» **Exercise aim**
Reproduce the opening lines of the records exactly, up to and including the line in which "(17) ∠WQX = 30°" occurs.

Saved entries
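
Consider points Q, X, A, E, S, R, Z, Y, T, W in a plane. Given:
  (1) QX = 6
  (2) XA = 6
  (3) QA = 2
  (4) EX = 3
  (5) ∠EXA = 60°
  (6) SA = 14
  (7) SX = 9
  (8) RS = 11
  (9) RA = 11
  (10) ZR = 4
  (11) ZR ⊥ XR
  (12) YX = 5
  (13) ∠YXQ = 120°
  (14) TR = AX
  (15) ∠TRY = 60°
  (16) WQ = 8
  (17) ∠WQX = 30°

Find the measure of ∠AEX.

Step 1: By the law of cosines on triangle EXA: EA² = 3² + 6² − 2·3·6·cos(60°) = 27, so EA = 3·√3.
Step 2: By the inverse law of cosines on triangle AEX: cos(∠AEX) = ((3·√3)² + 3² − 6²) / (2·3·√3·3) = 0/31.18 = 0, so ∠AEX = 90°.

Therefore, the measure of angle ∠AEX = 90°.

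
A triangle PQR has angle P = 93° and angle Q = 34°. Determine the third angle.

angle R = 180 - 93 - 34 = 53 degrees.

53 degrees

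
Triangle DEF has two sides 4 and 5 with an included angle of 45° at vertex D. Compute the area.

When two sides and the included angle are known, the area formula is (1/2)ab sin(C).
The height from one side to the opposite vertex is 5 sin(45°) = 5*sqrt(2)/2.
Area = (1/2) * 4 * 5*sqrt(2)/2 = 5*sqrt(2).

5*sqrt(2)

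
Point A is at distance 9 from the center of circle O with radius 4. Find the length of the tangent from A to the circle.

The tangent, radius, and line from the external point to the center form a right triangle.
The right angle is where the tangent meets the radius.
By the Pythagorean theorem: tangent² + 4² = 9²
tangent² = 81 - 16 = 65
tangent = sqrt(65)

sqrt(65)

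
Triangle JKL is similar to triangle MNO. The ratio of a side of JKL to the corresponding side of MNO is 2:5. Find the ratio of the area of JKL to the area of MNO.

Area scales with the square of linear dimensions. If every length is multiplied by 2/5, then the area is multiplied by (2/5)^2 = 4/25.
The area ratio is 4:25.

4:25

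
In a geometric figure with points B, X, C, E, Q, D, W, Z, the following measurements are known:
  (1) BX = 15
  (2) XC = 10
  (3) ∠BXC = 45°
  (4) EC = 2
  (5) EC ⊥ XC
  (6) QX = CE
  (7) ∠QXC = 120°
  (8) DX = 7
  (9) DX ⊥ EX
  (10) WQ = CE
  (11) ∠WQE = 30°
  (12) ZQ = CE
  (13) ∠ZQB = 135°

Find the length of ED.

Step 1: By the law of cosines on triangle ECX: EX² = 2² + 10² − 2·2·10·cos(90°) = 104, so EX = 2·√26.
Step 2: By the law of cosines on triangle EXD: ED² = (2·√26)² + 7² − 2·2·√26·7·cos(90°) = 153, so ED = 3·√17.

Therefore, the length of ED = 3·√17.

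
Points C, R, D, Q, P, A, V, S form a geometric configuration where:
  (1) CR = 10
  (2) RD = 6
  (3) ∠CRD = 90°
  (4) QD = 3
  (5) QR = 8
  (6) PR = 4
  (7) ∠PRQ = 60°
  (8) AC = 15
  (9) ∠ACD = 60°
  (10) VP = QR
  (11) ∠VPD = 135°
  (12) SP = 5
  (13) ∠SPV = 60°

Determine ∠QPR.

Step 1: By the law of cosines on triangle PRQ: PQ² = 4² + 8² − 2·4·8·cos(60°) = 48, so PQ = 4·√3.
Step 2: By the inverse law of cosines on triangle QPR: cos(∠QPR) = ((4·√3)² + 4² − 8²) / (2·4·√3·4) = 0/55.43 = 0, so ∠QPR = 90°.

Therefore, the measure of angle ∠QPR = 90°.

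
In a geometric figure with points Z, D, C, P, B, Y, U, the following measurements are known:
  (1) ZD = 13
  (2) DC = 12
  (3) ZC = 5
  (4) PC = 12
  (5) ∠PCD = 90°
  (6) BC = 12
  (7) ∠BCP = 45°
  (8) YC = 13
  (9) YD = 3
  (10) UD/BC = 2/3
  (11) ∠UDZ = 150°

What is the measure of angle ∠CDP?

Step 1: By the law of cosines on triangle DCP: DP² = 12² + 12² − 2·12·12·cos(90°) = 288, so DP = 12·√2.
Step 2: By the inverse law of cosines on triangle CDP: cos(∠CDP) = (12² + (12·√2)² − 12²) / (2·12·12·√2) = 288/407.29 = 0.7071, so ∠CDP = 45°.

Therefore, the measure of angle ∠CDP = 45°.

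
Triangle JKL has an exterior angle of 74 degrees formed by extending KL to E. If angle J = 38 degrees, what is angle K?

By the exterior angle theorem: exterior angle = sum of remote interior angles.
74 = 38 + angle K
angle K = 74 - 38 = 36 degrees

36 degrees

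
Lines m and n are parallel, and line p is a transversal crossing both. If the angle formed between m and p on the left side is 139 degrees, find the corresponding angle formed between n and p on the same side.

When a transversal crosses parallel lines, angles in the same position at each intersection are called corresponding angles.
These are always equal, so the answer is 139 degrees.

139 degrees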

» **Written response**
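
Consider points Q, X, A, E, S, R, Z, Y, T, W in a plane. Given:
  (1) QX = 6
  (2) XA = 6
  (3) QA = 2
  (4) EX = 3
  (5) ∠EXA = 60°
  (6) SA = 14
  (7) SX = 9
  (8) RS = 11
  (9) RA = 11
  (10) ZR = 4
  (11) ZR ⊥ XR
  (12) YX = 5
  (13) ∠YXQ = 120°
  (14) TR = AX
  (15) ∠TRY = 60°
  (16) WQ = 8
  (17) ∠WQX = 30°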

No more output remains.